▶ **TASK DETAILS**: Find each line of the material below in which the word "integer" occurs, and return it.

RECORDS SHOWN below:

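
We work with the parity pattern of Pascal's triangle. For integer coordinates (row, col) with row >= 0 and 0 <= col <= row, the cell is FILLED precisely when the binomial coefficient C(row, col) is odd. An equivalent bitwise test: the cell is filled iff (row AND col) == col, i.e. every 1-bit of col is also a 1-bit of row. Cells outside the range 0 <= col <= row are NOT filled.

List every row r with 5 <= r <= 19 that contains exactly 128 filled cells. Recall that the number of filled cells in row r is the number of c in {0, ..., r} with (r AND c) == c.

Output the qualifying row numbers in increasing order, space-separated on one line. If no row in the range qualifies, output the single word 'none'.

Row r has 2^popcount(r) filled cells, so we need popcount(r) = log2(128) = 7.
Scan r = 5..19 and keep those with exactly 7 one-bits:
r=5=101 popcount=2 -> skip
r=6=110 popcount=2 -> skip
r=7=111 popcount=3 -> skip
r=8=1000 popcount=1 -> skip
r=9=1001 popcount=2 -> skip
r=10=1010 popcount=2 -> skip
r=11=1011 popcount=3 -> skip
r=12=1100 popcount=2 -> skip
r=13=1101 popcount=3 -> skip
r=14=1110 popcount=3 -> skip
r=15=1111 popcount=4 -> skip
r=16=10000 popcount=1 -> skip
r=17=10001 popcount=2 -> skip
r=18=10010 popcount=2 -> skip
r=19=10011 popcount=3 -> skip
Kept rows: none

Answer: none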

End of RECORDS SHOWN.
RECORDS SHOWN below:

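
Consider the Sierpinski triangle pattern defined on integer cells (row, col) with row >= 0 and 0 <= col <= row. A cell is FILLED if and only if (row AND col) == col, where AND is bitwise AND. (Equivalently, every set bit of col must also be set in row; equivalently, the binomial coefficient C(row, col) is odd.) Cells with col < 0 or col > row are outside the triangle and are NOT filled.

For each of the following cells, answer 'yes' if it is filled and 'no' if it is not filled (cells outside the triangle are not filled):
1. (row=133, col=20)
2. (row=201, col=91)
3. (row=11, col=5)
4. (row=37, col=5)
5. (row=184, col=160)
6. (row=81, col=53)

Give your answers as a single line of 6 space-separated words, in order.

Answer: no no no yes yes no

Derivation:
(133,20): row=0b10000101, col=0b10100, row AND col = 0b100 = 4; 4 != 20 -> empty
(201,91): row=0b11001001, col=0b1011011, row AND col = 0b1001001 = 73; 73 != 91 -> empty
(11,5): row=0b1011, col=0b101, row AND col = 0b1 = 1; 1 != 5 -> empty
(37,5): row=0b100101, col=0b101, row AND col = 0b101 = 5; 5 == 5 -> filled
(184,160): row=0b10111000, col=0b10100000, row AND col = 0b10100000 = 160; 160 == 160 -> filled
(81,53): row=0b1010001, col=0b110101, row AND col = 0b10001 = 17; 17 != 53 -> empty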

End of RECORDS SHOWN.

▶ **ANSWER SPACE**:
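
We work with the parity pattern of Pascal's triangle. For integer coordinates (row, col) with row >= 0 and 0 <= col <= row, the cell is FILLED precisely when the binomial coefficient C(row, col) is odd. An equivalent bitwise test: the cell is filled iff (row AND col) == col, i.e. every 1-bit of col is also a 1-bit of row. Cells outside the range 0 <= col <= row are NOT filled.
Consider the Sierpinski triangle pattern defined on integer cells (row, col) with row >= 0 and 0 <= col <= row. A cell is FILLED if and only if (row AND col) == col, where AND is bitwise AND. (Equivalently, every set bit of col must also be set in row; equivalently, the binomial coefficient C(row, col) is odd.) Cells with col < 0 or col > row are outside the triangle and are NOT filled.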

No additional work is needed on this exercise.